# Given entries
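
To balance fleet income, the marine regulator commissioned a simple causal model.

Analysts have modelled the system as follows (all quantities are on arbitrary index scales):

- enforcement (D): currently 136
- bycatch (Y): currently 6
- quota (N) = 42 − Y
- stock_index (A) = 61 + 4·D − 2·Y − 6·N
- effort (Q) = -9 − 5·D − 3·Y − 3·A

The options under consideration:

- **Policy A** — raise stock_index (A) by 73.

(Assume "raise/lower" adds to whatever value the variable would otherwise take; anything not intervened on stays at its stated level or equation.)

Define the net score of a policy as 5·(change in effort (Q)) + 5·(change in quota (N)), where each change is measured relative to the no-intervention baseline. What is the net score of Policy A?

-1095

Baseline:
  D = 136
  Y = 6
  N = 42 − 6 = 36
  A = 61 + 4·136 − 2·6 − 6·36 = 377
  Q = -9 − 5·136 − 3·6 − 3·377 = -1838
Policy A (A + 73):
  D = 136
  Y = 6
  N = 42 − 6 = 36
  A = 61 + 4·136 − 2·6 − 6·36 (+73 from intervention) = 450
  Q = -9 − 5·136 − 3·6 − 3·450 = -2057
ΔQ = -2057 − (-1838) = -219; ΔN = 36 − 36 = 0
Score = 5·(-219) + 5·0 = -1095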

...

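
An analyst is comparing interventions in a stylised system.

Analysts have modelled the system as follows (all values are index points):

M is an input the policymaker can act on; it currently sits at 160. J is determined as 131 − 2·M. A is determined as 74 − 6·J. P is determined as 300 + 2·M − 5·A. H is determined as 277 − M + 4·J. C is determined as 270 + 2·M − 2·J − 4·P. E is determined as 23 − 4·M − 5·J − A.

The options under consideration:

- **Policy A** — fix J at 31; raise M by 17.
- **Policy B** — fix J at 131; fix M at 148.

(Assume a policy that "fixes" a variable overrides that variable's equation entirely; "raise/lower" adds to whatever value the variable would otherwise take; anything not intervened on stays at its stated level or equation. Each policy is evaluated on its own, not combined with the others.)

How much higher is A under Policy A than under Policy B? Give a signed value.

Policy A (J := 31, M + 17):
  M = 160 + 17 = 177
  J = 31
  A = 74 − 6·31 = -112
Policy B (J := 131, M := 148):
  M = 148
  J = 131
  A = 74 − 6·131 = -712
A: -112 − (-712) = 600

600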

# What you will do
In the entries above, find the line with "To balance fleet" and the line with "- **Policy A** — raise stock_index (A) by 73.", then restate word for word both of them and every line between, with nothing more.

# The answer
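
To balance fleet income, the marine regulator commissioned a simple causal model.

Analysts have modelled the system as follows (all quantities are on arbitrary index scales):

- enforcement (D): currently 136
- bycatch (Y): currently 6
- quota (N) = 42 − Y
- stock_index (A) = 61 + 4·D − 2·Y − 6·N
- effort (Q) = -9 − 5·D − 3·Y − 3·A

The options under consideration:

- **Policy A** — raise stock_index (A) by 73.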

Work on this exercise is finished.